┌─ Information shown

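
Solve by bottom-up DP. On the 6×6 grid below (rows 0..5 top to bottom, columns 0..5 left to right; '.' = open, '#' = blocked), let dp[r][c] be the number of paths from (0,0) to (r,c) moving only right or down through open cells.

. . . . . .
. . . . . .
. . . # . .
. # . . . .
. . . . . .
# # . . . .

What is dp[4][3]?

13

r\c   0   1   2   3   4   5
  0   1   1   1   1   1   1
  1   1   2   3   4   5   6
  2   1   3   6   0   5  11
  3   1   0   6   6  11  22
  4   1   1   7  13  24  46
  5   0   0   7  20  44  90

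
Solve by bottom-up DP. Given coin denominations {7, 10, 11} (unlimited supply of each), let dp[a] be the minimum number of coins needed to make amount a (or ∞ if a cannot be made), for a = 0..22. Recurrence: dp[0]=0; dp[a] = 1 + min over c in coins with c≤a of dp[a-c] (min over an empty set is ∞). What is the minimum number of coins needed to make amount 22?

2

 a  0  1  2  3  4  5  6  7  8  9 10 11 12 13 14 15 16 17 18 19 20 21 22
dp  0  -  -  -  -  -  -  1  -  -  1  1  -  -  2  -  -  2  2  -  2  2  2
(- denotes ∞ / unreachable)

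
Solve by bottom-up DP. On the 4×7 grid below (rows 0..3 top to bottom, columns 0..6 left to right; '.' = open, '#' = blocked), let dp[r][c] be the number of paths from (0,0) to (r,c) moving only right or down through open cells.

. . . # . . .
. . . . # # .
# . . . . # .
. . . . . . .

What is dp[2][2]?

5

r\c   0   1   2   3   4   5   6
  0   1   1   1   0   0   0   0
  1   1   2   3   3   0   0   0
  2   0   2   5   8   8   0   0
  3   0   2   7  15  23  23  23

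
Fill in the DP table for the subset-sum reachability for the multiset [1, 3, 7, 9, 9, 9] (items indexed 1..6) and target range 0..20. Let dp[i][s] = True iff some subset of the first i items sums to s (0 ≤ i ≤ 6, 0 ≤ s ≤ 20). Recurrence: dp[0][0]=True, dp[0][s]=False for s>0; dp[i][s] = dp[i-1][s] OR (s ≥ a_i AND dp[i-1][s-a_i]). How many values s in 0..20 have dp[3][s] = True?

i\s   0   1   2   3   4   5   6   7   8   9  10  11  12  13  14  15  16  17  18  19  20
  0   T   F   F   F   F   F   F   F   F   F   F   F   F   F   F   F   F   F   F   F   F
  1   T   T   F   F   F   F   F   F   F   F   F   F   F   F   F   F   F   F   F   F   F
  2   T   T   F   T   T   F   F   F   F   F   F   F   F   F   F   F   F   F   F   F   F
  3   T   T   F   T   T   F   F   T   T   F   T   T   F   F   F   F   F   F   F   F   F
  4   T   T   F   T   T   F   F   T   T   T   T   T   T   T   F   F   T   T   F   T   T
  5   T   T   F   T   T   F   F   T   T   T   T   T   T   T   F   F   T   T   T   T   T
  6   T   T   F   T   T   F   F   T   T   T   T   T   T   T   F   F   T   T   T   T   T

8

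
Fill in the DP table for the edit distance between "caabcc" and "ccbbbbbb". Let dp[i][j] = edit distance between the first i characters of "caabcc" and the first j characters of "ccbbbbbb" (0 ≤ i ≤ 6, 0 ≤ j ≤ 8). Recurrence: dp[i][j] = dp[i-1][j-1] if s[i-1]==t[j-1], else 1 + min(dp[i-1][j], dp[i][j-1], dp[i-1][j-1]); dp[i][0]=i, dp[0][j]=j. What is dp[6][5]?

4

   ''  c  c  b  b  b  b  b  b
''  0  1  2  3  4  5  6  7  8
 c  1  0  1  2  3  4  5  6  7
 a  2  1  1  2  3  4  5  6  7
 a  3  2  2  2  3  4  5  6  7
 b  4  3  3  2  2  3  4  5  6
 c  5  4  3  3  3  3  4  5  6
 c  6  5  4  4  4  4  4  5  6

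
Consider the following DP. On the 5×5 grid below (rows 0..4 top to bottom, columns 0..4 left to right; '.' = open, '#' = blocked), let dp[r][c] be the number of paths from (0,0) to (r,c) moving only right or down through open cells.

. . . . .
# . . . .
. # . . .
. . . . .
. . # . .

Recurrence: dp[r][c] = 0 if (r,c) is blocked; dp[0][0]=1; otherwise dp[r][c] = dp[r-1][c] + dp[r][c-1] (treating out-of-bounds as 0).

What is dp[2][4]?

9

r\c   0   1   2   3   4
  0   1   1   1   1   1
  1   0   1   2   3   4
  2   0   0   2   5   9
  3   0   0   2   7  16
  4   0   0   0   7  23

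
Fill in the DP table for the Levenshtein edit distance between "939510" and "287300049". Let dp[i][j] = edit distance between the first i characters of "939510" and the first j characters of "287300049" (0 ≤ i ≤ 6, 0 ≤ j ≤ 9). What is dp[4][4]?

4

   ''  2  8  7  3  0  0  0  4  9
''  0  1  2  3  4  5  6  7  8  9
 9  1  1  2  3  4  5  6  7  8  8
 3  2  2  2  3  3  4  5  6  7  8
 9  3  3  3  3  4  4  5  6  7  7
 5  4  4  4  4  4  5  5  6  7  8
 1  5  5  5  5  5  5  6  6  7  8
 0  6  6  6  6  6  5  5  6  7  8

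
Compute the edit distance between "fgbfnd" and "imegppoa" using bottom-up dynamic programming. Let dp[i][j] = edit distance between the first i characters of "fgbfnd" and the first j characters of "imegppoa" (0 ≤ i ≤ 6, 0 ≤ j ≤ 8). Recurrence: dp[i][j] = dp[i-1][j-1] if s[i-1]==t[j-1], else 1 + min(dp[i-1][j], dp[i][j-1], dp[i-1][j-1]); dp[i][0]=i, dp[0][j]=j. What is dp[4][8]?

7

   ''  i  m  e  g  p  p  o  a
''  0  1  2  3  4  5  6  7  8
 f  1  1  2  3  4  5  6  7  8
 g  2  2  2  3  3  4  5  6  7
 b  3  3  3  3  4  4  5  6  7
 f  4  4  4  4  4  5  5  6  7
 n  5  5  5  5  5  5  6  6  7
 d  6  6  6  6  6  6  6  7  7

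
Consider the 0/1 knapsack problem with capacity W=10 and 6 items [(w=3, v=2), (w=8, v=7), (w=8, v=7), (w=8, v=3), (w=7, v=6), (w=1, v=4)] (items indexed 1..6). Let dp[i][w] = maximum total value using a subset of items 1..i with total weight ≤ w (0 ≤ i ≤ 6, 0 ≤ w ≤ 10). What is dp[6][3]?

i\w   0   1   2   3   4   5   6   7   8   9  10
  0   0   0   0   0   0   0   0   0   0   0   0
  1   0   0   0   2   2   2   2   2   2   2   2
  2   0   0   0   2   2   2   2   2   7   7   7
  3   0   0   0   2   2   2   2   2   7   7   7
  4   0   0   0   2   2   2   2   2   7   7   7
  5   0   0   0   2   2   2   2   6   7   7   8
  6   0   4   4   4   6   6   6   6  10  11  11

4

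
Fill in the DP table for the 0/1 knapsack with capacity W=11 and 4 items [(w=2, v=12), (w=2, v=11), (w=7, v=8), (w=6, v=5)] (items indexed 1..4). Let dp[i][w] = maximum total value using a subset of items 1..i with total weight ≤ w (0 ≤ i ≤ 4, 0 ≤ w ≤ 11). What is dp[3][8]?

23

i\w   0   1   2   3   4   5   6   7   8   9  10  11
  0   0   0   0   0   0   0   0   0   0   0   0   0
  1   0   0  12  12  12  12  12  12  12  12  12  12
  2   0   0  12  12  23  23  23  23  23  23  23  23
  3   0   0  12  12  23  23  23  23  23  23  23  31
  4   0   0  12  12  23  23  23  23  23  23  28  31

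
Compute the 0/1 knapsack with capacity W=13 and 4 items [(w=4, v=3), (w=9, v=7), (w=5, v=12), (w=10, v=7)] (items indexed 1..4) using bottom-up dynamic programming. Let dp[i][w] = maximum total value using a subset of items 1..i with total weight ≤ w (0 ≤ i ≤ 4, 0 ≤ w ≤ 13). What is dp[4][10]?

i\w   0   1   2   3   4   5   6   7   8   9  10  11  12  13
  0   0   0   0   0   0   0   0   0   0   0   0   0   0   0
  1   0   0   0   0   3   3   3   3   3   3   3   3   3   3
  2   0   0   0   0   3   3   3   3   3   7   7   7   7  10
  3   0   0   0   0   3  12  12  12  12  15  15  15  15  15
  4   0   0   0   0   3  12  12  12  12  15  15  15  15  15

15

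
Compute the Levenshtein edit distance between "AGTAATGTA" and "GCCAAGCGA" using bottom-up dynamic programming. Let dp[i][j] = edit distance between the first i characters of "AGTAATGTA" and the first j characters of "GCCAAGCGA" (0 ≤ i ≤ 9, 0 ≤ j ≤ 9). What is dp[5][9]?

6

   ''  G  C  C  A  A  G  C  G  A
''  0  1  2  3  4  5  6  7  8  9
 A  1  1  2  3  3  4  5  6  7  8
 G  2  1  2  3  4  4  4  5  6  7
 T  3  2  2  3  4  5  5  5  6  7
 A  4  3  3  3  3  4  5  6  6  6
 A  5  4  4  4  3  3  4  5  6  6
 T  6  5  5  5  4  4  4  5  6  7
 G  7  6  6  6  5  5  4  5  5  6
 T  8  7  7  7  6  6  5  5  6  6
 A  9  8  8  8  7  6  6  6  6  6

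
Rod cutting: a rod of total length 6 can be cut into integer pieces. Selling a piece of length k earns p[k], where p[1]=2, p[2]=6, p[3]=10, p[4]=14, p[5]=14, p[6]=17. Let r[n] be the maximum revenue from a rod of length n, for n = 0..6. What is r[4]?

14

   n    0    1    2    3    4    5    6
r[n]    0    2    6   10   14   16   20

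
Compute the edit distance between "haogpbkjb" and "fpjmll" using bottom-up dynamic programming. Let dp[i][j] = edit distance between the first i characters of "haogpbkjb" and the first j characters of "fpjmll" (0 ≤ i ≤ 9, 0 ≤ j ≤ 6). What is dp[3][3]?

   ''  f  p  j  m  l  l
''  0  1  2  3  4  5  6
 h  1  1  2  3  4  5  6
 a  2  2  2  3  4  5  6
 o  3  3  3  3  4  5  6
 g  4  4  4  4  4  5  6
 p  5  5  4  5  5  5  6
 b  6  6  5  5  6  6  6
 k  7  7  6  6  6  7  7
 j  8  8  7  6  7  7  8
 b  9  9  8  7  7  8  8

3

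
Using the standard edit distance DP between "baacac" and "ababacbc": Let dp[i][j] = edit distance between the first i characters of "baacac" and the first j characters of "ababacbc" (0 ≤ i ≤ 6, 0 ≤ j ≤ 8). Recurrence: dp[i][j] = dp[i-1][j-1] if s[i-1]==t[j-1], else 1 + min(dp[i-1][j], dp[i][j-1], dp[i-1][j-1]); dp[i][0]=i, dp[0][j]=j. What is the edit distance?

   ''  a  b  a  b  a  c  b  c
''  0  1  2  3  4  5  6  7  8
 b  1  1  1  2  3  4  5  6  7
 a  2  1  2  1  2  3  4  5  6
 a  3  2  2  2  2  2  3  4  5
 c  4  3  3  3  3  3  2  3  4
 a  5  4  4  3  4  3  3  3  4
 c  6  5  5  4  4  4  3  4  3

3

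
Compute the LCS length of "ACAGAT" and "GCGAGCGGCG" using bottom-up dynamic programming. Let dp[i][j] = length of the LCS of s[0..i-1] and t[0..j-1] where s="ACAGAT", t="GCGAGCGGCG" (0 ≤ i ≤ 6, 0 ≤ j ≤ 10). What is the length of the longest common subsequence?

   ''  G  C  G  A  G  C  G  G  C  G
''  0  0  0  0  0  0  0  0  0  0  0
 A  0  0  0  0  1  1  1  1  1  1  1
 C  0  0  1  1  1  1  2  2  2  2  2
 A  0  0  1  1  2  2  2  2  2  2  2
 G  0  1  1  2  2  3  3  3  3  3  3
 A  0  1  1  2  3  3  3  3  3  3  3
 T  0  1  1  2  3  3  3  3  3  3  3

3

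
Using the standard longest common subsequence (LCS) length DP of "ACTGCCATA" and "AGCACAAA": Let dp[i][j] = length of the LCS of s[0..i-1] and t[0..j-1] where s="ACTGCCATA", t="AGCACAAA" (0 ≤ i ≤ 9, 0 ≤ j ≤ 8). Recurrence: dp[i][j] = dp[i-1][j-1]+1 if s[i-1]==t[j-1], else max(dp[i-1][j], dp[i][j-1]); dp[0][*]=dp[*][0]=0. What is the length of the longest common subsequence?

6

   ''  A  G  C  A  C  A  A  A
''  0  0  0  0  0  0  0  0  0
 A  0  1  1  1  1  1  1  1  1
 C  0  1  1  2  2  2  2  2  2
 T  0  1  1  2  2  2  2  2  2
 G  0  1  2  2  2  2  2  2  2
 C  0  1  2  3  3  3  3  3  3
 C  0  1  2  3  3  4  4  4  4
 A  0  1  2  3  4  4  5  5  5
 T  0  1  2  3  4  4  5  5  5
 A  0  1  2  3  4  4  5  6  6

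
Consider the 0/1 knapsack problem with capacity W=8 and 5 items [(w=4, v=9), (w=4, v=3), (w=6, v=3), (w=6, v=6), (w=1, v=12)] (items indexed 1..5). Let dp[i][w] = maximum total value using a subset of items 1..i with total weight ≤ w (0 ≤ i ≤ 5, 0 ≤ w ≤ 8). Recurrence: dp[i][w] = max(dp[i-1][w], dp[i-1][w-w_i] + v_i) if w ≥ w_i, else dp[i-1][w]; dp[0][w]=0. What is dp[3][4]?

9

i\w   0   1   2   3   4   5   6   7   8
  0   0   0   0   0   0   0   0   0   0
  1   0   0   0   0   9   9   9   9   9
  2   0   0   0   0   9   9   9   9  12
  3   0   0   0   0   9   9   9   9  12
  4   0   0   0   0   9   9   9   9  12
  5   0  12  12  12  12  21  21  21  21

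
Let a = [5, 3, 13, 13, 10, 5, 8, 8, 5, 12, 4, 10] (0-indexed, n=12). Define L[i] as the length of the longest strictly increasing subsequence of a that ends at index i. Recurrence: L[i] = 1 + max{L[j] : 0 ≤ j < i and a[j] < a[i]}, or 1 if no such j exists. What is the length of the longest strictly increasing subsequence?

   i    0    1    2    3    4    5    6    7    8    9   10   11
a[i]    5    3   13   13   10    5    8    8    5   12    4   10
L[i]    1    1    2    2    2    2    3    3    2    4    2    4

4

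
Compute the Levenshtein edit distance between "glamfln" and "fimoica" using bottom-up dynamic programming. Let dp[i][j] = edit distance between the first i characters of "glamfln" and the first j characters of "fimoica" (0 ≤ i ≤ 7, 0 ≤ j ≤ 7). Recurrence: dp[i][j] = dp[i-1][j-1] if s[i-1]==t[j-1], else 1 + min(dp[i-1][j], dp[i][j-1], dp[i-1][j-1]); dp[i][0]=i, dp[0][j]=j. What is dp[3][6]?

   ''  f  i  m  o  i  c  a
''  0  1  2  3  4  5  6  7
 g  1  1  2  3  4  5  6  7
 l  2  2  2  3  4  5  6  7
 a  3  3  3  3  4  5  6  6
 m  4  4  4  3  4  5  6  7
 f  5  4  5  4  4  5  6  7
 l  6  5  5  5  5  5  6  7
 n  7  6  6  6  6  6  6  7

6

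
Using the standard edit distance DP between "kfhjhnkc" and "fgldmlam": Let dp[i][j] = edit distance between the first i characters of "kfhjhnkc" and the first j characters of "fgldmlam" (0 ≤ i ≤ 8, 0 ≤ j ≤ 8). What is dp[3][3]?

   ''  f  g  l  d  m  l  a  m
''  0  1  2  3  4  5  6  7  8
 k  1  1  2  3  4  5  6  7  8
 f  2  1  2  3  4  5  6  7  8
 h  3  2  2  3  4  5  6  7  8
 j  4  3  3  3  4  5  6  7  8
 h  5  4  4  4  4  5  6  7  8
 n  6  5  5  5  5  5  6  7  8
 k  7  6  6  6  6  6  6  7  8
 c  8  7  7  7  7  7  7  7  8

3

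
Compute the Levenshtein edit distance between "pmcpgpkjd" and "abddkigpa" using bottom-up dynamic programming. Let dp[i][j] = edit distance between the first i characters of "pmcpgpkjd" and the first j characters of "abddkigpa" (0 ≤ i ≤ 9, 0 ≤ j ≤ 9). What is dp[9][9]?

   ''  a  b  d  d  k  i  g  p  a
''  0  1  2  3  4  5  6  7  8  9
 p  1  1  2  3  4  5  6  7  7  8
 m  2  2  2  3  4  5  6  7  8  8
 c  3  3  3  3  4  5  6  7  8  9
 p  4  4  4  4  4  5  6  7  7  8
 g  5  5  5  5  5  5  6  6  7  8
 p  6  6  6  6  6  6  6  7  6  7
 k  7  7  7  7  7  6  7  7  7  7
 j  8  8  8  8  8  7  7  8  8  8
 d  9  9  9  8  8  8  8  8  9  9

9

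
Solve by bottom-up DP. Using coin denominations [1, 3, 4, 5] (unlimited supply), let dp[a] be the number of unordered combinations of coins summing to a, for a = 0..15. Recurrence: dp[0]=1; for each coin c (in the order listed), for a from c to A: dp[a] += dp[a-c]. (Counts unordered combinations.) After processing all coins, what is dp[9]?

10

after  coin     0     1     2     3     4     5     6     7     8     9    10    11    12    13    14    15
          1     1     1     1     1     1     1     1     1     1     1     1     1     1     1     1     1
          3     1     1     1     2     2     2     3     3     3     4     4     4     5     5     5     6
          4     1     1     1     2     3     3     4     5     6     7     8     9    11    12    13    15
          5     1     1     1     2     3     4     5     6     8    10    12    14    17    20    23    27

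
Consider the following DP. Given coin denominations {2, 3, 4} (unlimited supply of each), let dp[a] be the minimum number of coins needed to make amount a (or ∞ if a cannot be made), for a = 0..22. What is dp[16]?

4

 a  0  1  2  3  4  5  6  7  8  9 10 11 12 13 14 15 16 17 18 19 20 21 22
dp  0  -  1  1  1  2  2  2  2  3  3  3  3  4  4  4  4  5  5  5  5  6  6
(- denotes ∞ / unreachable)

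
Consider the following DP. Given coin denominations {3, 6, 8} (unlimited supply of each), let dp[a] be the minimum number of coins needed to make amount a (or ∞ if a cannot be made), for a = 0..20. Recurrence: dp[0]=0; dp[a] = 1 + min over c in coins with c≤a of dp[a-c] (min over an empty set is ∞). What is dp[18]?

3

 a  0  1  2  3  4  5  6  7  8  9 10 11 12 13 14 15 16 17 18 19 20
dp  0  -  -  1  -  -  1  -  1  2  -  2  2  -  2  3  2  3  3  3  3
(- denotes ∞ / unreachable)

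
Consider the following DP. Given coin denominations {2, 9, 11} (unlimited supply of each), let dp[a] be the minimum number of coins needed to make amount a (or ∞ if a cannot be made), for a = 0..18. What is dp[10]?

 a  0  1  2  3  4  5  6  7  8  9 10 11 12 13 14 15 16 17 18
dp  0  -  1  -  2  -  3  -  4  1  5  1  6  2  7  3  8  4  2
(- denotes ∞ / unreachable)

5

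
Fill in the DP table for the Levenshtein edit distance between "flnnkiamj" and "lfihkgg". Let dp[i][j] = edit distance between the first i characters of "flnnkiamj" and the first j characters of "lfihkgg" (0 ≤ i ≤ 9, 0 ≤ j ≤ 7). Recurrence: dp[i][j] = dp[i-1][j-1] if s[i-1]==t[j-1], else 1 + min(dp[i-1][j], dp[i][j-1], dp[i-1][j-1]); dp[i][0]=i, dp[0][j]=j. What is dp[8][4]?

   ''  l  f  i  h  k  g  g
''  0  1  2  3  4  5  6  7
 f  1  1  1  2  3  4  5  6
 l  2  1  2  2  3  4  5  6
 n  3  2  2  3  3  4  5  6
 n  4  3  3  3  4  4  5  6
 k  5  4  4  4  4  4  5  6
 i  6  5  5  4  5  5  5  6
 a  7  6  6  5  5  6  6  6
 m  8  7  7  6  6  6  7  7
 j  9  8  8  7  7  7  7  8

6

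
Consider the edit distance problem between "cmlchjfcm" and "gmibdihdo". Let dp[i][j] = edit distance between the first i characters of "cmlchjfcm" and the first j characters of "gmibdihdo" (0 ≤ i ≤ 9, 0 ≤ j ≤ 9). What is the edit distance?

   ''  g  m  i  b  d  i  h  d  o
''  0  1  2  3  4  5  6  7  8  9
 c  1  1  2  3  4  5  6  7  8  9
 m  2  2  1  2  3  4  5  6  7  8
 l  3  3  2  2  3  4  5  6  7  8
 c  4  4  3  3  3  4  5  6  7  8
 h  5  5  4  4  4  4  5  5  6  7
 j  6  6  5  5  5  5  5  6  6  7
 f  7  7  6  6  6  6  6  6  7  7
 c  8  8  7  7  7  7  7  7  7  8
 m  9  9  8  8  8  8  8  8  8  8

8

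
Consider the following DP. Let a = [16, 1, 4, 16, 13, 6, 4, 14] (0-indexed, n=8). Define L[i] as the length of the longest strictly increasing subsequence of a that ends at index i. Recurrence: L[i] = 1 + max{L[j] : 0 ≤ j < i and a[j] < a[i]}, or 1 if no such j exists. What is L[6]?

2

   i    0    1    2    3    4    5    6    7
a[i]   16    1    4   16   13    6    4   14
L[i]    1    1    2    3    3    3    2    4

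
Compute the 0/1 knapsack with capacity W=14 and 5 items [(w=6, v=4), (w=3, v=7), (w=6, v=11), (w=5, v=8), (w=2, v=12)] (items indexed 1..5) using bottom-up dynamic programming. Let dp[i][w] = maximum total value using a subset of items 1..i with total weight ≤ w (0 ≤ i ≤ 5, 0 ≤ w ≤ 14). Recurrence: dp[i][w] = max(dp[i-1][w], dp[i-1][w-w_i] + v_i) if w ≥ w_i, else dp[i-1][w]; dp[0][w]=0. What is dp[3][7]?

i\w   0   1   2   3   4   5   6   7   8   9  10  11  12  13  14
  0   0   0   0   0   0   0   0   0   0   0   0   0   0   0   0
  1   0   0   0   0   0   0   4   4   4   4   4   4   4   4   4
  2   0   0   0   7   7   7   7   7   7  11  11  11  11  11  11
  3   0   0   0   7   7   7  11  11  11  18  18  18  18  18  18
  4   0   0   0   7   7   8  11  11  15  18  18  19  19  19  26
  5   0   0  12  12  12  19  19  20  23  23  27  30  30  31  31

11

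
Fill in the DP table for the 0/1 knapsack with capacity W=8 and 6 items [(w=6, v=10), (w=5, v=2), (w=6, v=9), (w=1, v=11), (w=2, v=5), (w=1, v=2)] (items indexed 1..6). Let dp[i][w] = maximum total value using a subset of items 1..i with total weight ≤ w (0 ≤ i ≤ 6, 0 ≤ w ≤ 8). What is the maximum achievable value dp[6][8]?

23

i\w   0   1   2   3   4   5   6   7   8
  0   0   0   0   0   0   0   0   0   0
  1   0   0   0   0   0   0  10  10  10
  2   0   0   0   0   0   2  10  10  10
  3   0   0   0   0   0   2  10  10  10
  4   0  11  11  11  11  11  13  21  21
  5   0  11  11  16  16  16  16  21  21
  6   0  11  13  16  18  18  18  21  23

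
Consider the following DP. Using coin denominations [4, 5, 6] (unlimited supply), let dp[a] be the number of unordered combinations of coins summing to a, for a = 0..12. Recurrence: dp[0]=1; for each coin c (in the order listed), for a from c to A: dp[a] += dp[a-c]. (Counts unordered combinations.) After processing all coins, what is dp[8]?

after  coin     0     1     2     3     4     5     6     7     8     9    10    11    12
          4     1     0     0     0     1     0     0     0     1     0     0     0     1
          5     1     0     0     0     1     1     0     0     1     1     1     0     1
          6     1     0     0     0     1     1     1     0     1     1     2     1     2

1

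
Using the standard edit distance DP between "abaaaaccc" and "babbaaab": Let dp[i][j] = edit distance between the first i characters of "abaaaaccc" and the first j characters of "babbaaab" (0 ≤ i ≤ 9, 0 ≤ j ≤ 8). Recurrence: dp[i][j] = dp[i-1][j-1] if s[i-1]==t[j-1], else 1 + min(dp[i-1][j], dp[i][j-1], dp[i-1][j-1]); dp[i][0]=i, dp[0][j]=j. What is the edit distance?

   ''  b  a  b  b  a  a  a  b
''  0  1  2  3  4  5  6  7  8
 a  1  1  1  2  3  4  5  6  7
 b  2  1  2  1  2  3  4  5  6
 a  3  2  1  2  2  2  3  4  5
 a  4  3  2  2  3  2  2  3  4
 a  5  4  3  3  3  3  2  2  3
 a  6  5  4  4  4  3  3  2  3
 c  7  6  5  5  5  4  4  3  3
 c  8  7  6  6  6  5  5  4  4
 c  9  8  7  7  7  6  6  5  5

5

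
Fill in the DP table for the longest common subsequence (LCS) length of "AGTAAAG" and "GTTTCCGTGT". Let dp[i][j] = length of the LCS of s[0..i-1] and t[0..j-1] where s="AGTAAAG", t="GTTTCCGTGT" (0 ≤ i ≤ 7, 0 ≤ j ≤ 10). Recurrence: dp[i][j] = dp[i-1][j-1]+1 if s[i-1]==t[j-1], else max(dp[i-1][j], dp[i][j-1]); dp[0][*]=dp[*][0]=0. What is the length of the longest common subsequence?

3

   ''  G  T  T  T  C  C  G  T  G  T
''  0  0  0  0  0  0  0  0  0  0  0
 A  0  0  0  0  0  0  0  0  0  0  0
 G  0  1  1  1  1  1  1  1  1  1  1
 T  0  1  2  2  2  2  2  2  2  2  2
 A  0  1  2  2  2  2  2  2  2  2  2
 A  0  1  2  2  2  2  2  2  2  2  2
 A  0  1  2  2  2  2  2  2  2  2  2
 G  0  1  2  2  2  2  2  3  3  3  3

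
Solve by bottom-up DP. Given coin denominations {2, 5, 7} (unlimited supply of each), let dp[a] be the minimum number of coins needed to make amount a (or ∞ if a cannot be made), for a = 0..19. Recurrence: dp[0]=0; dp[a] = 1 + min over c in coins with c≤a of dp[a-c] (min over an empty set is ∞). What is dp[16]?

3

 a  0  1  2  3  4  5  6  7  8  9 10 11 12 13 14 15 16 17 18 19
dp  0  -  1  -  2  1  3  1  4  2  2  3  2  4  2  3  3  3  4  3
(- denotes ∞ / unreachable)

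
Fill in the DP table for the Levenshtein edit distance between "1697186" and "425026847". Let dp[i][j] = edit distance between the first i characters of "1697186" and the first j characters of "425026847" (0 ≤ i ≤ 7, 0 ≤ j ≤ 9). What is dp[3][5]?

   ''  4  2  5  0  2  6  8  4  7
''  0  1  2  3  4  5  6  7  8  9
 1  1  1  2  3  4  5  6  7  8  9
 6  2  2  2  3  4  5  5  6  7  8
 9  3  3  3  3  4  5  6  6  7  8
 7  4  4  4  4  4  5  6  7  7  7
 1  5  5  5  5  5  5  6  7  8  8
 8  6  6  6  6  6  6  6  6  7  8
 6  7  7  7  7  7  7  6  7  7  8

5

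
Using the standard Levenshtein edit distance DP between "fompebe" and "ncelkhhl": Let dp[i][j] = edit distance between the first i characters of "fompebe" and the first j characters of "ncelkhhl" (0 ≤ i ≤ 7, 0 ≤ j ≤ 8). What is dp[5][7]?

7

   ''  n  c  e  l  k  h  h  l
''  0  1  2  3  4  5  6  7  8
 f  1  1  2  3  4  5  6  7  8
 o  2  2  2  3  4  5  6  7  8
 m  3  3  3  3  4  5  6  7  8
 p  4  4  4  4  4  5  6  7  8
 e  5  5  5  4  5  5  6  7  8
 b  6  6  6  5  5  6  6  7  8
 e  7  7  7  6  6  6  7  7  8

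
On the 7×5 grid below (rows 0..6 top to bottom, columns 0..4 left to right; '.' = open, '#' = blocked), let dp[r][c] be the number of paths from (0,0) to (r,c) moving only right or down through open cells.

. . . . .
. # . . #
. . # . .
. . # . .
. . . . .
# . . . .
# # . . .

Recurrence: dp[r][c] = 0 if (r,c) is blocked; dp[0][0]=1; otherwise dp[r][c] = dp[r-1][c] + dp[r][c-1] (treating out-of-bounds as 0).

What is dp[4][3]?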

└─

The task: The answer must be a single number: how many lines of the data hold the word "left".

Expected answer: 4